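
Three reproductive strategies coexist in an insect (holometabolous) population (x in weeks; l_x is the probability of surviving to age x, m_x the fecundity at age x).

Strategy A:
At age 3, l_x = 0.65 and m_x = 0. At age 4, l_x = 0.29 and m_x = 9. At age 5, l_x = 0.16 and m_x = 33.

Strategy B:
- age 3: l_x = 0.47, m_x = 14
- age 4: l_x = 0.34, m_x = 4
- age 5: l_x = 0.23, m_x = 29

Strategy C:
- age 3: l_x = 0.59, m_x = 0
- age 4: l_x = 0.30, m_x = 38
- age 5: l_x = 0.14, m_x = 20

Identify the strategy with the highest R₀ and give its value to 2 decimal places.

14.61

Strategy A: R₀ = 0.65×0 + 0.29×9 + 0.16×33 = 7.8900
Strategy B: R₀ = 0.47×14 + 0.34×4 + 0.23×29 = 14.6100
Strategy C: R₀ = 0.59×0 + 0.30×38 + 0.14×20 = 14.2000
Highest R₀: strategy B with 14.6100.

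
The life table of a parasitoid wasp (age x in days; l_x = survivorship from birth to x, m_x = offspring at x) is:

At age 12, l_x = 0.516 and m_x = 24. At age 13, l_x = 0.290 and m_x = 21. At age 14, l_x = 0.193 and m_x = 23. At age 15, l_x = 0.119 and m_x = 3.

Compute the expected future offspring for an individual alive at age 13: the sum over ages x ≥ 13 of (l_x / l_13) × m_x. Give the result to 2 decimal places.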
--- --- ---
Problem description: Each line of the data is to be output exactly, with none skipped.

Expected output:
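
Three reproductive strategies coexist in an insect (holometabolous) population (x in weeks; l_x is the probability of surviving to age x, m_x the fecundity at age x).

Strategy A:
At age 3, l_x = 0.65 and m_x = 0. At age 4, l_x = 0.29 and m_x = 9. At age 5, l_x = 0.16 and m_x = 33.

Strategy B:
- age 3: l_x = 0.47, m_x = 14
- age 4: l_x = 0.34, m_x = 4
- age 5: l_x = 0.23, m_x = 29

Strategy C:
- age 3: l_x = 0.59, m_x = 0
- age 4: l_x = 0.30, m_x = 38
- age 5: l_x = 0.14, m_x = 20

Identify the strategy with the highest R₀ and give its value to 2 decimal places.

14.61

Strategy A: R₀ = 0.65×0 + 0.29×9 + 0.16×33 = 7.8900
Strategy B: R₀ = 0.47×14 + 0.34×4 + 0.23×29 = 14.6100
Strategy C: R₀ = 0.59×0 + 0.30×38 + 0.14×20 = 14.2000
Highest R₀: strategy B with 14.6100.

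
The life table of a parasitoid wasp (age x in days; l_x = survivorship from birth to x, m_x = offspring at x) is:

At age 12, l_x = 0.516 and m_x = 24. At age 13, l_x = 0.290 and m_x = 21. At age 14, l_x = 0.193 and m_x = 23. At age 15, l_x = 0.119 and m_x = 3.

Compute the expected future offspring for an individual alive at age 13: the sum over ages x ≥ 13 of (l_x / l_13) × m_x. Give the result to 2 decimal places.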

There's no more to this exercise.